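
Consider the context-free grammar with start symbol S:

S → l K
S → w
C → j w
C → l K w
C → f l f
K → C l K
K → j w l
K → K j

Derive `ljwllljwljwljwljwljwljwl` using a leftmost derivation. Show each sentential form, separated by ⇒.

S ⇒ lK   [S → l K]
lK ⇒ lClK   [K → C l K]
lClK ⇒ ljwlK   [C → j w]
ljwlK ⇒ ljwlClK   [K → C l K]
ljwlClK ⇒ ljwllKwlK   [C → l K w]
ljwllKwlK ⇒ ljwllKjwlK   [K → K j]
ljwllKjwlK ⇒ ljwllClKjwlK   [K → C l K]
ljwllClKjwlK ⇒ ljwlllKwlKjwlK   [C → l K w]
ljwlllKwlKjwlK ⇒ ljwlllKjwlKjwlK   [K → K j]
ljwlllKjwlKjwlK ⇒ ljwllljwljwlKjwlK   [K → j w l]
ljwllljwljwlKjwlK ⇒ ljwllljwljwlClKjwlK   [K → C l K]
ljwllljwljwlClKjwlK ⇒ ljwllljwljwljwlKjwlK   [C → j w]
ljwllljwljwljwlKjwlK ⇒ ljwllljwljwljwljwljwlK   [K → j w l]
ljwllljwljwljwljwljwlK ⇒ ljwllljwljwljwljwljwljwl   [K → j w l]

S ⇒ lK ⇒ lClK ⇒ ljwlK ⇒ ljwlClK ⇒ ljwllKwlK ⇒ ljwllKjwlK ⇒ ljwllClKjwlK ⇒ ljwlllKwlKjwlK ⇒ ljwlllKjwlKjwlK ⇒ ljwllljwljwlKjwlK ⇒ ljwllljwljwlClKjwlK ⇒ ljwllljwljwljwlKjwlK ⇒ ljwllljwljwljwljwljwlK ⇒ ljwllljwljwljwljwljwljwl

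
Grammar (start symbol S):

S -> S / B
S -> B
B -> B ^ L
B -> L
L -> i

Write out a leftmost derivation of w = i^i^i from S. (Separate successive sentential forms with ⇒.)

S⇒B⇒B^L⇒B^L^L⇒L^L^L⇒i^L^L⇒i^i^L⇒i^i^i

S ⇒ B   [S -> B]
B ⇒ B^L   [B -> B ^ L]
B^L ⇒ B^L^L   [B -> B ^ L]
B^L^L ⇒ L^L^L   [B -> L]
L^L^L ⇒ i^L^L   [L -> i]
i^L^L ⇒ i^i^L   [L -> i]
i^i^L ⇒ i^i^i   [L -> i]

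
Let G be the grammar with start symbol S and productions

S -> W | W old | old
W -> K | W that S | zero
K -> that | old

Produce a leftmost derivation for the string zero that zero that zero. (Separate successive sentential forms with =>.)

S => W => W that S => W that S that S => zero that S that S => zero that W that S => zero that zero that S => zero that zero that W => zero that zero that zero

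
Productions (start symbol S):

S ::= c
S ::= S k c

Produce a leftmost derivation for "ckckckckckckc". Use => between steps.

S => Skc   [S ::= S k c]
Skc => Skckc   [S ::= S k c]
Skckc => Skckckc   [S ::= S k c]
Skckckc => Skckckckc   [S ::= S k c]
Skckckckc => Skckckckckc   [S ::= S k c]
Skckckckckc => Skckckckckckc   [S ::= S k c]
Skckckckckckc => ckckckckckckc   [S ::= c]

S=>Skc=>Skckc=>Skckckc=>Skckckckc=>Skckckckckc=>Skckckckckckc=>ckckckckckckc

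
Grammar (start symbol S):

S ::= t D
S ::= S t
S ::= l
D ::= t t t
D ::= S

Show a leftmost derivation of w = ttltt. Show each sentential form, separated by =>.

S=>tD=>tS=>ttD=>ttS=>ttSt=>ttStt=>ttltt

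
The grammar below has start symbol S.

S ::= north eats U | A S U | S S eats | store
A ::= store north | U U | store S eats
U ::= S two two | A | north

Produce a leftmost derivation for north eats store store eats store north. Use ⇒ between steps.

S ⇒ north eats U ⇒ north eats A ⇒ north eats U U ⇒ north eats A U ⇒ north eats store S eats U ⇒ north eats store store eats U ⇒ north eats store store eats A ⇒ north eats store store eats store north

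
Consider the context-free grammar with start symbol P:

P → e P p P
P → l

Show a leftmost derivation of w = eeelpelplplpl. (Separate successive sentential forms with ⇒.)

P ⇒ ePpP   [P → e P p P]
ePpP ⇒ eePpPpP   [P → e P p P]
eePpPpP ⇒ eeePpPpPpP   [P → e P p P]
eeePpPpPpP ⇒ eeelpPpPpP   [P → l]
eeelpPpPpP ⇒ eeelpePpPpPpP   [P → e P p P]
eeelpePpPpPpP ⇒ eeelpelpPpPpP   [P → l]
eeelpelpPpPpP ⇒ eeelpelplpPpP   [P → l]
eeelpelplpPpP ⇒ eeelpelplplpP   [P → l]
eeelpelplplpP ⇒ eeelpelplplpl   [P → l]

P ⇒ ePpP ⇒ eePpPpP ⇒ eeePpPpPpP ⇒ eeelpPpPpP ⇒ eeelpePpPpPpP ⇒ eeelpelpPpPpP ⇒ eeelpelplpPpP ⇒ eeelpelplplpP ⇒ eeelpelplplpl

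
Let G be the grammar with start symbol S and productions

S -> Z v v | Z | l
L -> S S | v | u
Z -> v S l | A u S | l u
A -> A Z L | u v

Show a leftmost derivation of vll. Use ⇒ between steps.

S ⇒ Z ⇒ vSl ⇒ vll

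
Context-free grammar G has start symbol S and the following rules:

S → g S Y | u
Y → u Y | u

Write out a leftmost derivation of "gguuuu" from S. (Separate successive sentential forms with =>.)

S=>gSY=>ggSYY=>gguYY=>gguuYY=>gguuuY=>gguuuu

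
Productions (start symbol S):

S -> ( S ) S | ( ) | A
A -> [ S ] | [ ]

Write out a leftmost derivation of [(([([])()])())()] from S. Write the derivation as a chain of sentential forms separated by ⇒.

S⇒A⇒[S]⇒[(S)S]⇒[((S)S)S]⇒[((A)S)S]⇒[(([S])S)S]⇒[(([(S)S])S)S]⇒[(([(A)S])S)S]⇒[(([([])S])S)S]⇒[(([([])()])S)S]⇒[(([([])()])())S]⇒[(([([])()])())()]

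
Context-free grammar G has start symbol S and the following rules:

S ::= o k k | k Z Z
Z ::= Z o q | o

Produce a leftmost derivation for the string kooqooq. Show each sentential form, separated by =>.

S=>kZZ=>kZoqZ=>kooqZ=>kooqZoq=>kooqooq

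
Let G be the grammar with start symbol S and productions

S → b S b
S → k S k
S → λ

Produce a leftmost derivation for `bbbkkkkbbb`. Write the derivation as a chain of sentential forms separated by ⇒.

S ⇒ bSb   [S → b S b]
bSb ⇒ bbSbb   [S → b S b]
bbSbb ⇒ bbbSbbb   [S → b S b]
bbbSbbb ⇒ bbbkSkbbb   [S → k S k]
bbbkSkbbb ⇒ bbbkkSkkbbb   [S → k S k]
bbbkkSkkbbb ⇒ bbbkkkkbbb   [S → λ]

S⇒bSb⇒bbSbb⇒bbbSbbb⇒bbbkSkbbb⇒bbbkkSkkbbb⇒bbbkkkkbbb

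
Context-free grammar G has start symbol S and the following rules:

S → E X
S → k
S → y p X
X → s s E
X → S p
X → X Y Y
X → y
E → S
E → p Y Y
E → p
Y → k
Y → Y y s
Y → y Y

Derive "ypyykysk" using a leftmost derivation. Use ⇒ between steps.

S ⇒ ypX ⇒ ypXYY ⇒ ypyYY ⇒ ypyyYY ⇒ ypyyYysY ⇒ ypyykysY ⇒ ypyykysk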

════

• **EXERCISE GOAL**
Exact copies of every record are required.

• **FINAL ANSWER**
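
Consider the context-free grammar with start symbol S:

S → l K
S → w
C → j w
C → l K w
C → f l f
K → C l K
K → j w l
K → K j

Derive `ljwllljwljwljwljwljwljwl` using a leftmost derivation. Show each sentential form, separated by ⇒.

S ⇒ lK   [S → l K]
lK ⇒ lClK   [K → C l K]
lClK ⇒ ljwlK   [C → j w]
ljwlK ⇒ ljwlClK   [K → C l K]
ljwlClK ⇒ ljwllKwlK   [C → l K w]
ljwllKwlK ⇒ ljwllKjwlK   [K → K j]
ljwllKjwlK ⇒ ljwllClKjwlK   [K → C l K]
ljwllClKjwlK ⇒ ljwlllKwlKjwlK   [C → l K w]
ljwlllKwlKjwlK ⇒ ljwlllKjwlKjwlK   [K → K j]
ljwlllKjwlKjwlK ⇒ ljwllljwljwlKjwlK   [K → j w l]
ljwllljwljwlKjwlK ⇒ ljwllljwljwlClKjwlK   [K → C l K]
ljwllljwljwlClKjwlK ⇒ ljwllljwljwljwlKjwlK   [C → j w]
ljwllljwljwljwlKjwlK ⇒ ljwllljwljwljwljwljwlK   [K → j w l]
ljwllljwljwljwljwljwlK ⇒ ljwllljwljwljwljwljwljwl   [K → j w l]

S ⇒ lK ⇒ lClK ⇒ ljwlK ⇒ ljwlClK ⇒ ljwllKwlK ⇒ ljwllKjwlK ⇒ ljwllClKjwlK ⇒ ljwlllKwlKjwlK ⇒ ljwlllKjwlKjwlK ⇒ ljwllljwljwlKjwlK ⇒ ljwllljwljwlClKjwlK ⇒ ljwllljwljwljwlKjwlK ⇒ ljwllljwljwljwljwljwlK ⇒ ljwllljwljwljwljwljwljwl

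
Grammar (start symbol S):

S -> S / B
S -> B
B -> B ^ L
B -> L
L -> i

Write out a leftmost derivation of w = i^i^i from S. (Separate successive sentential forms with ⇒.)

S⇒B⇒B^L⇒B^L^L⇒L^L^L⇒i^L^L⇒i^i^L⇒i^i^i

S ⇒ B   [S -> B]
B ⇒ B^L   [B -> B ^ L]
B^L ⇒ B^L^L   [B -> B ^ L]
B^L^L ⇒ L^L^L   [B -> L]
L^L^L ⇒ i^L^L   [L -> i]
i^L^L ⇒ i^i^L   [L -> i]
i^i^L ⇒ i^i^i   [L -> i]

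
Let G be the grammar with start symbol S and productions

S -> W | W old | old
W -> K | W that S | zero
K -> that | old

Produce a leftmost derivation for the string zero that zero that zero. (Separate successive sentential forms with =>.)

S => W => W that S => W that S that S => zero that S that S => zero that W that S => zero that zero that S => zero that zero that W => zero that zero that zero

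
Productions (start symbol S):

S ::= c
S ::= S k c

Produce a leftmost derivation for "ckckckckckckc". Use => between steps.

S => Skc   [S ::= S k c]
Skc => Skckc   [S ::= S k c]
Skckc => Skckckc   [S ::= S k c]
Skckckc => Skckckckc   [S ::= S k c]
Skckckckc => Skckckckckc   [S ::= S k c]
Skckckckckc => Skckckckckckc   [S ::= S k c]
Skckckckckckc => ckckckckckckc   [S ::= c]

S=>Skc=>Skckc=>Skckckc=>Skckckckc=>Skckckckckc=>Skckckckckckc=>ckckckckckckc

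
Grammar (start symbol S):

S ::= t D
S ::= S t
S ::= l
D ::= t t t
D ::= S

Show a leftmost derivation of w = ttltt. Show each sentential form, separated by =>.

S=>tD=>tS=>ttD=>ttS=>ttSt=>ttStt=>ttltt

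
The grammar below has start symbol S.

S ::= north eats U | A S U | S S eats | store
A ::= store north | U U | store S eats
U ::= S two two | A | north

Produce a leftmost derivation for north eats store store eats store north. Use ⇒ between steps.

S ⇒ north eats U ⇒ north eats A ⇒ north eats U U ⇒ north eats A U ⇒ north eats store S eats U ⇒ north eats store store eats U ⇒ north eats store store eats A ⇒ north eats store store eats store north

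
Consider the context-free grammar with start symbol P:

P → e P p P
P → l

Show a leftmost derivation of w = eeelpelplplpl. (Separate successive sentential forms with ⇒.)

P ⇒ ePpP   [P → e P p P]
ePpP ⇒ eePpPpP   [P → e P p P]
eePpPpP ⇒ eeePpPpPpP   [P → e P p P]
eeePpPpPpP ⇒ eeelpPpPpP   [P → l]
eeelpPpPpP ⇒ eeelpePpPpPpP   [P → e P p P]
eeelpePpPpPpP ⇒ eeelpelpPpPpP   [P → l]
eeelpelpPpPpP ⇒ eeelpelplpPpP   [P → l]
eeelpelplpPpP ⇒ eeelpelplplpP   [P → l]
eeelpelplplpP ⇒ eeelpelplplpl   [P → l]

P ⇒ ePpP ⇒ eePpPpP ⇒ eeePpPpPpP ⇒ eeelpPpPpP ⇒ eeelpePpPpPpP ⇒ eeelpelpPpPpP ⇒ eeelpelplpPpP ⇒ eeelpelplplpP ⇒ eeelpelplplpl

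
Let G be the grammar with start symbol S and productions

S -> Z v v | Z | l
L -> S S | v | u
Z -> v S l | A u S | l u
A -> A Z L | u v

Show a leftmost derivation of vll. Use ⇒ between steps.

S ⇒ Z ⇒ vSl ⇒ vll

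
Context-free grammar G has start symbol S and the following rules:

S → g S Y | u
Y → u Y | u

Write out a leftmost derivation of "gguuuu" from S. (Separate successive sentential forms with =>.)

S=>gSY=>ggSYY=>gguYY=>gguuYY=>gguuuY=>gguuuu

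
Productions (start symbol S):

S -> ( S ) S | ( ) | A
A -> [ S ] | [ ]

Write out a leftmost derivation of [(([([])()])())()] from S. Write the derivation as a chain of sentential forms separated by ⇒.

S⇒A⇒[S]⇒[(S)S]⇒[((S)S)S]⇒[((A)S)S]⇒[(([S])S)S]⇒[(([(S)S])S)S]⇒[(([(A)S])S)S]⇒[(([([])S])S)S]⇒[(([([])()])S)S]⇒[(([([])()])())S]⇒[(([([])()])())()]

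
Context-free grammar G has start symbol S and the following rules:

S ::= o k k | k Z Z
Z ::= Z o q | o

Produce a leftmost derivation for the string kooqooq. Show each sentential form, separated by =>.

S=>kZZ=>kZoqZ=>kooqZ=>kooqZoq=>kooqooq

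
Let G be the grammar with start symbol S and productions

S → b S b
S → k S k
S → λ

Produce a leftmost derivation for `bbbkkkkbbb`. Write the derivation as a chain of sentential forms separated by ⇒.

S ⇒ bSb   [S → b S b]
bSb ⇒ bbSbb   [S → b S b]
bbSbb ⇒ bbbSbbb   [S → b S b]
bbbSbbb ⇒ bbbkSkbbb   [S → k S k]
bbbkSkbbb ⇒ bbbkkSkkbbb   [S → k S k]
bbbkkSkkbbb ⇒ bbbkkkkbbb   [S → λ]

S⇒bSb⇒bbSbb⇒bbbSbbb⇒bbbkSkbbb⇒bbbkkSkkbbb⇒bbbkkkkbbb

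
Context-free grammar G has start symbol S and the following rules:

S → E X
S → k
S → y p X
X → s s E
X → S p
X → X Y Y
X → y
E → S
E → p Y Y
E → p
Y → k
Y → Y y s
Y → y Y

Derive "ypyykysk" using a leftmost derivation. Use ⇒ between steps.

S ⇒ ypX ⇒ ypXYY ⇒ ypyYY ⇒ ypyyYY ⇒ ypyyYysY ⇒ ypyykysY ⇒ ypyykysk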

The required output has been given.